What to work on:
Count the lines below that contain the word "transportation", and reply with that number alone.

Saved data entries
<<<<
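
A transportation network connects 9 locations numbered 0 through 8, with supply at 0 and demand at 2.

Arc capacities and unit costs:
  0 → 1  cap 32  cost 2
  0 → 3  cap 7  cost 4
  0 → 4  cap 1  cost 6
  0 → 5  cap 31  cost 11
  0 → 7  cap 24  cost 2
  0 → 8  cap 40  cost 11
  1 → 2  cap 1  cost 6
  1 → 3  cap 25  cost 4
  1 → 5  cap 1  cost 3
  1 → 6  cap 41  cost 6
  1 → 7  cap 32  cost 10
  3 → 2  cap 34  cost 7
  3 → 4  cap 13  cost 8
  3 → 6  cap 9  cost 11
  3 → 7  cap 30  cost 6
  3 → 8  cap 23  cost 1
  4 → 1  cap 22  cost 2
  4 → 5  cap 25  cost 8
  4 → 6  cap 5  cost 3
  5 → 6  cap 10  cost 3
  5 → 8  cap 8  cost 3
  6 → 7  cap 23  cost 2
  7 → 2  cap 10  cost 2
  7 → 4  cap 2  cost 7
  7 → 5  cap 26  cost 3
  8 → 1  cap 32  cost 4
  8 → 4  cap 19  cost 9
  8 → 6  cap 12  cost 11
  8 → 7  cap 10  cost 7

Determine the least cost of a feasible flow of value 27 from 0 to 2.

Minimum cost for 27 units: 242

shortest-cost path #1: 0→7→2 push 10 @ unit cost 4 (adds 40)
shortest-cost path #2: 0→1→2 push 1 @ unit cost 8 (adds 8)
shortest-cost path #3: 0→3→2 push 7 @ unit cost 11 (adds 77)
shortest-cost path #4: 0→1→3→2 push 9 @ unit cost 13 (adds 117)
total cost = 242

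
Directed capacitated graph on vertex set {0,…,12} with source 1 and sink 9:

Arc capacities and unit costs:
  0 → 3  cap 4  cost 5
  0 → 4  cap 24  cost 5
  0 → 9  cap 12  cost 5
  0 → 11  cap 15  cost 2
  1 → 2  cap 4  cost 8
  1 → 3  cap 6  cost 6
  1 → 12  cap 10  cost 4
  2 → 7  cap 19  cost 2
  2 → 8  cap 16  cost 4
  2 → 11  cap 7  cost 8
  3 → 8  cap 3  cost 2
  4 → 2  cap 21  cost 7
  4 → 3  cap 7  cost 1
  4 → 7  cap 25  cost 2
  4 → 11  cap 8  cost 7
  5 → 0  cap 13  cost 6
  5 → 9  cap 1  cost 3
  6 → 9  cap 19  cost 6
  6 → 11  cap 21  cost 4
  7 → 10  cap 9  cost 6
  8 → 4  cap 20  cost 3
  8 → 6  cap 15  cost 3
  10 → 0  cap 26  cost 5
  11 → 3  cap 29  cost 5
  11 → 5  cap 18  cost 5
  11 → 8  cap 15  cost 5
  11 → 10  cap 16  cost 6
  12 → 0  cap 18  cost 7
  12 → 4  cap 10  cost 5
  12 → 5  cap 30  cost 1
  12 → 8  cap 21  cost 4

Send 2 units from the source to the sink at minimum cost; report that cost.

shortest-cost path #1: 1→12→5→9 push 1 @ unit cost 8 (adds 8)
shortest-cost path #2: 1→12→0→9 push 1 @ unit cost 16 (adds 16)
total cost = 24

Minimum cost for 2 units: 24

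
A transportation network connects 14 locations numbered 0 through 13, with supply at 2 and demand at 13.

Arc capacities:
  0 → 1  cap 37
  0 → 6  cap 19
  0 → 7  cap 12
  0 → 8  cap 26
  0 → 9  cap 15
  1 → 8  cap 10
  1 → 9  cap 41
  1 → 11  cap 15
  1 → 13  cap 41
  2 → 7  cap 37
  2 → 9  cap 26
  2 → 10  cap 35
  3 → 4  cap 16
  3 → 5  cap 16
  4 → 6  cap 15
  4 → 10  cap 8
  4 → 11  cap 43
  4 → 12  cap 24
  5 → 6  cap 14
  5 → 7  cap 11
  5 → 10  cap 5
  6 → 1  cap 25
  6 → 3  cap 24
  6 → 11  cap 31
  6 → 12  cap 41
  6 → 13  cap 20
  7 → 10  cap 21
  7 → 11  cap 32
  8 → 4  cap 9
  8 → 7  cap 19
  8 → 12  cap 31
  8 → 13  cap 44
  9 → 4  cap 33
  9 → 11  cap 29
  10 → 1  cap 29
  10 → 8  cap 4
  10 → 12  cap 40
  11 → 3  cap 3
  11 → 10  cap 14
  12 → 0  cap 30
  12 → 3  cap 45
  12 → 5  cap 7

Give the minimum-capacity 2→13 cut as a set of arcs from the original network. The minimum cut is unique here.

Min-cut arcs: {(4,6), (5,6), (10,1), (10,8), (12,0)} (total capacity 92)

augment #1: 2→10→1→13 push 29
augment #2: 2→10→8→13 push 4
augment #3: 2→9→4→6→13 push 15
augment #4: 2→10→12→0→1→13 push 2
augment #5: 2→7→10→12→0→1→13 push 10
augment #6: 2→7→10→12→0→6→13 push 5
augment #7: 2→7→10→12→0→8→13 push 6
augment #8: 2→9→4→12→0→8→13 push 7
augment #9: 2→7→11→3→5→6→0→8→13 push 3
augment #10: 2→9→4→12→5→6→0→8→13 push 2
augment #11: 2→9→4→12→5→6→1→8→13 push 2
augment #12: 2→7→11→10→12→5→6→1→8→13 push 3
augment #13: 2→7→11→10→12→3→5→6→1→8→13 push 4
max flow = 92; residual-reachable set from 2 gives S-side
cut edges (S→T): {(4,6), (5,6), (10,1), (10,8), (12,0)} total cap 92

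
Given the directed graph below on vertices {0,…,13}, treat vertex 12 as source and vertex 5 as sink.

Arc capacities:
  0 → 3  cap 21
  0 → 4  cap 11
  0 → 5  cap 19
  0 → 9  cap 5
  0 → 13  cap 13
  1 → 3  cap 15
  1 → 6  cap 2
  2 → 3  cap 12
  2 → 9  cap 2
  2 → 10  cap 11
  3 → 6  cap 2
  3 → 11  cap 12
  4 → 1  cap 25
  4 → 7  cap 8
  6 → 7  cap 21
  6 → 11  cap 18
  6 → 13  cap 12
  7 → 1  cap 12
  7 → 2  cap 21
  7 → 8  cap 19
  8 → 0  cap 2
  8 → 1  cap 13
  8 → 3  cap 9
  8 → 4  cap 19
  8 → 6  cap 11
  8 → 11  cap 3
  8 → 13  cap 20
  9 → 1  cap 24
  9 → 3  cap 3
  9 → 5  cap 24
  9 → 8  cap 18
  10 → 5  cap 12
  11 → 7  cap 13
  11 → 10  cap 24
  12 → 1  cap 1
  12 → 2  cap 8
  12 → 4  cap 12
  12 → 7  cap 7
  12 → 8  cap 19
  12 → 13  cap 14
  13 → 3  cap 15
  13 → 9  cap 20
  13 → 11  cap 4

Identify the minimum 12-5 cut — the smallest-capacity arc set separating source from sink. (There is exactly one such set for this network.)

augment #1: 12→2→9→5 push 2
augment #2: 12→2→10→5 push 6
augment #3: 12→8→0→5 push 2
augment #4: 12→13→9→5 push 14
augment #5: 12→7→2→10→5 push 5
augment #6: 12→8→11→10→5 push 1
augment #7: 12→8→13→9→5 push 6
max flow = 36; residual-reachable set from 12 gives S-side
cut edges (S→T): {(2,9), (8,0), (10,5), (13,9)} total cap 36

Min-cut arcs: {(2,9), (8,0), (10,5), (13,9)} (total capacity 36)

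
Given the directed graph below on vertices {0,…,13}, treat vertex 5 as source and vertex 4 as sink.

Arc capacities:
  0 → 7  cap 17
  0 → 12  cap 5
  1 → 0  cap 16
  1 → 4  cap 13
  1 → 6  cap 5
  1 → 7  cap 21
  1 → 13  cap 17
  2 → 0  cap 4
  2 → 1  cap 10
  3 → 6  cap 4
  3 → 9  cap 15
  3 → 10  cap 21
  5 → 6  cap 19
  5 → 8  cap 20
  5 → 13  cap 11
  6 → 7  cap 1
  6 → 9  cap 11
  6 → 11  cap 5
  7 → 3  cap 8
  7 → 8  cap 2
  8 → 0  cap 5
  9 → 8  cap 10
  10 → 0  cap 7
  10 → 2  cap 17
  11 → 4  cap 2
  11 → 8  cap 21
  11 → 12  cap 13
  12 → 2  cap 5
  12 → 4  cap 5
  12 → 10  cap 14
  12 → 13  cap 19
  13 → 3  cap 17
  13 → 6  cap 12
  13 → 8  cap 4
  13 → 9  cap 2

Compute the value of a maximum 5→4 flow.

Maximum flow value: 17

augment #1: 5→6→11→4 bottleneck 2, total now 2
augment #2: 5→6→11→12→4 bottleneck 3, total now 5
augment #3: 5→8→0→12→4 bottleneck 2, total now 7
augment #4: 5→8→0→12→2→1→4 bottleneck 3, total now 10
augment #5: 5→13→3→10→2→1→4 bottleneck 7, total now 17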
>>>>
Reply to the exercise:
2